Collected data

———

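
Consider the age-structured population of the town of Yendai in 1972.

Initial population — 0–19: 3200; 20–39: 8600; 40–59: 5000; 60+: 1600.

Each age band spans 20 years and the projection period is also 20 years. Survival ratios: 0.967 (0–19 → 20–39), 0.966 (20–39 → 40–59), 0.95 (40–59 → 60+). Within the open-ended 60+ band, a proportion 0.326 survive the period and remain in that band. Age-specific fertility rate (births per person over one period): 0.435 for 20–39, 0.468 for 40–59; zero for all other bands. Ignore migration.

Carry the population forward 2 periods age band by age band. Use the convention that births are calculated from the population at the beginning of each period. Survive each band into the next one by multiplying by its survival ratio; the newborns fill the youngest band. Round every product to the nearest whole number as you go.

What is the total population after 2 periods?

23715

(Groups numbered youngest = 1 to oldest = 4.)
— Period 1 —
Births: 8600 × 0.435 = 3741, 5000 × 0.468 = 2340 ⇒ total 6081
Group 2: 3200 × 0.967 = 3094
Group 3: 8600 × 0.966 = 8308
Group 4: 5000 × 0.95 + 1600 × 0.326 = 4750 + 522 = 5272
Population now: 0–19=6081, 20–39=3094, 40–59=8308, 60+=5272
— Period 2 —
Births: 3094 × 0.435 = 1346, 8308 × 0.468 = 3888 ⇒ total 5234
Group 2: 6081 × 0.967 = 5880
Group 3: 3094 × 0.966 = 2989
Group 4: 8308 × 0.95 + 5272 × 0.326 = 7893 + 1719 = 9612
Population now: 0–19=5234, 20–39=5880, 40–59=2989, 60+=9612
Total after period 2: 5234 + 5880 + 2989 + 9612 = 23715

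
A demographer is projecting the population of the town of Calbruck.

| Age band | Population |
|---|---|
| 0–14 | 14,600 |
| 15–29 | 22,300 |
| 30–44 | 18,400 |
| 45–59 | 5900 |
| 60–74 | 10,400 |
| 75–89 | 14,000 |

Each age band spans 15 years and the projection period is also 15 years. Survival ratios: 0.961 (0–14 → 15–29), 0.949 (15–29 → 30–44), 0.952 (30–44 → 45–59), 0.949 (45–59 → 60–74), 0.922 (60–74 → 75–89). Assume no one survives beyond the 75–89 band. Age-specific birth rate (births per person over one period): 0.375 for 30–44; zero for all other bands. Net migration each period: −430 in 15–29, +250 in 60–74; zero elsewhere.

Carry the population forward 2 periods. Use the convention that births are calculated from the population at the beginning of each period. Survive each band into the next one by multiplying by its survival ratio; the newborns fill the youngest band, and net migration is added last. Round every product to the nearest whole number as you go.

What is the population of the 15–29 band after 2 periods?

6201

Call the bands 1 to 6, youngest first.
[period 1]
Births: 18400 × 0.375 = 6900
Band 2: 14600 × 0.961 = 14031
Band 3: 22300 × 0.949 = 21163
Band 4: 18400 × 0.952 = 17517
Band 5: 5900 × 0.949 = 5599
Band 6: 10400 × 0.922 = 9589
Net migration: Band 2 − 430 → 13601; Band 5 + 250 → 5849
Giving 6900 / 13601 / 21163 / 17517 / 5849 / 9589.
[period 2]
Births: 21163 × 0.375 = 7936
Band 2: 6900 × 0.961 = 6631
Band 3: 13601 × 0.949 = 12907
Band 4: 21163 × 0.952 = 20147
Band 5: 17517 × 0.949 = 16624
Band 6: 5849 × 0.922 = 5393
Net migration: Band 2 − 430 → 6201; Band 5 + 250 → 16874
Giving 7936 / 6201 / 12907 / 20147 / 16874 / 5393.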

———

If a line of the data above holds the string "over", count it, then state only the total.

2